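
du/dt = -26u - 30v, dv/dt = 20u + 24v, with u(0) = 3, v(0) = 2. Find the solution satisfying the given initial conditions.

Coefficient matrix A = [[-26, -30], [20, 24]].
Characteristic polynomial det(A - λI) = λ^2 + 2λ - 24 = 0.
Eigenvalues λ = 4, -6.
For λ=4: (A-λI) row 1 is [-30, -30], so an eigenvector is (-1, 1).
For λ=-6: (A-λI) row 1 is [-20, -30], so an eigenvector is (-3, 2).
General solution: K_1e^(4t)(-1,1) + K_2e^(-6t)(-3,2).
Applying u(0)=3, v(0)=2 gives K_1=12, K_2=-5.

u(t) = -12e^(4t) + 15e^(-6t), v(t) = 12e^(4t) - 10e^(-6t)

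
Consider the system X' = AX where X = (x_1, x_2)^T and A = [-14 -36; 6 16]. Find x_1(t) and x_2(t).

Coefficient matrix A = [[-14, -36], [6, 16]].
Characteristic polynomial det(A - λI) = λ^2 - 2λ - 8 = 0.
Eigenvalues λ = -2, 4.
For λ=-2: (A-λI) row 1 is [-12, -36], so an eigenvector is (-3, 1).
For λ=4: (A-λI) row 1 is [-18, -36], so an eigenvector is (2, -1).
General solution: K_1e^(-2t)(-3,1) + K_2e^(4t)(2,-1).

x_1(t) = -3K_1e^(-2t) + 2K_2e^(4t), x_2(t) = K_1e^(-2t) - K_2e^(4t)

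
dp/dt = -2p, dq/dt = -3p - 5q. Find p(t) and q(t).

p(t) = -c_2e^(-2t), q(t) = -c_1e^(-5t) + c_2e^(-2t)

Coefficient matrix A = [[-2, 0], [-3, -5]].
Characteristic polynomial det(A - λI) = λ^2 + 7λ + 10 = 0.
Eigenvalues λ = -5, -2.
For λ=-5: (A-λI) row 1 is [3, 0], so an eigenvector is (0, -1).
For λ=-2: (A-λI) row 2 is [-3, -3], so an eigenvector is (-1, 1).
General solution: c_1e^(-5t)(0,-1) + c_2e^(-2t)(-1,1).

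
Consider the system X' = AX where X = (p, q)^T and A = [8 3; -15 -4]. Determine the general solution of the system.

Coefficient matrix A = [[8, 3], [-15, -4]].
Characteristic polynomial det(A - λI) = λ^2 - 4λ + 13 = 0.
Eigenvalues λ = 2 ± 3i (complex conjugate pair).
For λ=2+3i: an eigenvector is (0,1) - i(1,-2) = (0 - i, 1 + 2i).
A real fundamental pair from Re and Im of e^((2+3i)t)v: X_1 = e^(2t)(cos(3t)·(0,1) + sin(3t)·(1,-2)), X_2 = e^(2t)(sin(3t)·(0,1) - cos(3t)·(1,-2)).
General solution: C_1X_1 + C_2X_2.

p(t) = C_1e^(2t)sin(3t) - C_2e^(2t)cos(3t), q(t) = -2C_1e^(2t)sin(3t) + C_1e^(2t)cos(3t) + C_2e^(2t)sin(3t) + 2C_2e^(2t)cos(3t)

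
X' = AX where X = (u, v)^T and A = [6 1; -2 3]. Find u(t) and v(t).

Coefficient matrix A = [[6, 1], [-2, 3]].
Characteristic polynomial det(A - λI) = λ^2 - 9λ + 20 = 0.
Eigenvalues λ = 5, 4.
For λ=5: (A-λI) row 1 is [1, 1], so an eigenvector is (1, -1).
For λ=4: (A-λI) row 1 is [2, 1], so an eigenvector is (-1, 2).
General solution: C_1e^(5t)(1,-1) + C_2e^(4t)(-1,2).

u(t) = C_1e^(5t) - C_2e^(4t), v(t) = -C_1e^(5t) + 2C_2e^(4t)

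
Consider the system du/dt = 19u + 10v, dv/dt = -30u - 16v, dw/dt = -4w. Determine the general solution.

Coefficient matrix A = [[19, 10, 0], [-30, -16, 0], [0, 0, -4]].
det(A - λI) = 0 gives eigenvalues λ = 4, -1, -4.
For λ=4: eigenvector (2,-3,0).
For λ=-1: eigenvector (-1,2,0).
For λ=-4: eigenvector (0,0,1).
General solution: c_1e^(4t)(2,-3,0) + c_2e^(-t)(-1,2,0) + c_3e^(-4t)(0,0,1).

u(t) = 2c_1e^(4t) - c_2e^(-t), v(t) = -3c_1e^(4t) + 2c_2e^(-t), w(t) = c_3e^(-4t)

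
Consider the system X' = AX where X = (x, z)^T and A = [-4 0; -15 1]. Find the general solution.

x(t) = K_2e^(-4t), z(t) = -K_1e^(t) + 3K_2e^(-4t)

Coefficient matrix A = [[-4, 0], [-15, 1]].
Characteristic polynomial det(A - λI) = λ^2 + 3λ - 4 = 0.
Eigenvalues λ = 1, -4.
For λ=1: (A-λI) row 1 is [-5, 0], so an eigenvector is (0, -1).
For λ=-4: (A-λI) row 2 is [-15, 5], so an eigenvector is (1, 3).
General solution: K_1e^(t)(0,-1) + K_2e^(-4t)(1,3).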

## Description of the task
Extract the listing in its entirety and repeat it exactly.

## Your response
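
du/dt = -26u - 30v, dv/dt = 20u + 24v, with u(0) = 3, v(0) = 2. Find the solution satisfying the given initial conditions.

Coefficient matrix A = [[-26, -30], [20, 24]].
Characteristic polynomial det(A - λI) = λ^2 + 2λ - 24 = 0.
Eigenvalues λ = 4, -6.
For λ=4: (A-λI) row 1 is [-30, -30], so an eigenvector is (-1, 1).
For λ=-6: (A-λI) row 1 is [-20, -30], so an eigenvector is (-3, 2).
General solution: K_1e^(4t)(-1,1) + K_2e^(-6t)(-3,2).
Applying u(0)=3, v(0)=2 gives K_1=12, K_2=-5.

u(t) = -12e^(4t) + 15e^(-6t), v(t) = 12e^(4t) - 10e^(-6t)

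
Consider the system X' = AX where X = (x_1, x_2)^T and A = [-14 -36; 6 16]. Find x_1(t) and x_2(t).

Coefficient matrix A = [[-14, -36], [6, 16]].
Characteristic polynomial det(A - λI) = λ^2 - 2λ - 8 = 0.
Eigenvalues λ = -2, 4.
For λ=-2: (A-λI) row 1 is [-12, -36], so an eigenvector is (-3, 1).
For λ=4: (A-λI) row 1 is [-18, -36], so an eigenvector is (2, -1).
General solution: K_1e^(-2t)(-3,1) + K_2e^(4t)(2,-1).

x_1(t) = -3K_1e^(-2t) + 2K_2e^(4t), x_2(t) = K_1e^(-2t) - K_2e^(4t)

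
dp/dt = -2p, dq/dt = -3p - 5q. Find p(t) and q(t).

p(t) = -c_2e^(-2t), q(t) = -c_1e^(-5t) + c_2e^(-2t)

Coefficient matrix A = [[-2, 0], [-3, -5]].
Characteristic polynomial det(A - λI) = λ^2 + 7λ + 10 = 0.
Eigenvalues λ = -5, -2.
For λ=-5: (A-λI) row 1 is [3, 0], so an eigenvector is (0, -1).
For λ=-2: (A-λI) row 2 is [-3, -3], so an eigenvector is (-1, 1).
General solution: c_1e^(-5t)(0,-1) + c_2e^(-2t)(-1,1).

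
Consider the system X' = AX where X = (p, q)^T and A = [8 3; -15 -4]. Determine the general solution of the system.

Coefficient matrix A = [[8, 3], [-15, -4]].
Characteristic polynomial det(A - λI) = λ^2 - 4λ + 13 = 0.
Eigenvalues λ = 2 ± 3i (complex conjugate pair).
For λ=2+3i: an eigenvector is (0,1) - i(1,-2) = (0 - i, 1 + 2i).
A real fundamental pair from Re and Im of e^((2+3i)t)v: X_1 = e^(2t)(cos(3t)·(0,1) + sin(3t)·(1,-2)), X_2 = e^(2t)(sin(3t)·(0,1) - cos(3t)·(1,-2)).
General solution: C_1X_1 + C_2X_2.

p(t) = C_1e^(2t)sin(3t) - C_2e^(2t)cos(3t), q(t) = -2C_1e^(2t)sin(3t) + C_1e^(2t)cos(3t) + C_2e^(2t)sin(3t) + 2C_2e^(2t)cos(3t)

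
X' = AX where X = (u, v)^T and A = [6 1; -2 3]. Find u(t) and v(t).

Coefficient matrix A = [[6, 1], [-2, 3]].
Characteristic polynomial det(A - λI) = λ^2 - 9λ + 20 = 0.
Eigenvalues λ = 5, 4.
For λ=5: (A-λI) row 1 is [1, 1], so an eigenvector is (1, -1).
For λ=4: (A-λI) row 1 is [2, 1], so an eigenvector is (-1, 2).
General solution: C_1e^(5t)(1,-1) + C_2e^(4t)(-1,2).

u(t) = C_1e^(5t) - C_2e^(4t), v(t) = -C_1e^(5t) + 2C_2e^(4t)

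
Consider the system du/dt = 19u + 10v, dv/dt = -30u - 16v, dw/dt = -4w. Determine the general solution.

Coefficient matrix A = [[19, 10, 0], [-30, -16, 0], [0, 0, -4]].
det(A - λI) = 0 gives eigenvalues λ = 4, -1, -4.
For λ=4: eigenvector (2,-3,0).
For λ=-1: eigenvector (-1,2,0).
For λ=-4: eigenvector (0,0,1).
General solution: c_1e^(4t)(2,-3,0) + c_2e^(-t)(-1,2,0) + c_3e^(-4t)(0,0,1).

u(t) = 2c_1e^(4t) - c_2e^(-t), v(t) = -3c_1e^(4t) + 2c_2e^(-t), w(t) = c_3e^(-4t)

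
Consider the system X' = AX where X = (x, z)^T and A = [-4 0; -15 1]. Find the general solution.

x(t) = K_2e^(-4t), z(t) = -K_1e^(t) + 3K_2e^(-4t)

Coefficient matrix A = [[-4, 0], [-15, 1]].
Characteristic polynomial det(A - λI) = λ^2 + 3λ - 4 = 0.
Eigenvalues λ = 1, -4.
For λ=1: (A-λI) row 1 is [-5, 0], so an eigenvector is (0, -1).
For λ=-4: (A-λI) row 2 is [-15, 5], so an eigenvector is (1, 3).
General solution: K_1e^(t)(0,-1) + K_2e^(-4t)(1,3).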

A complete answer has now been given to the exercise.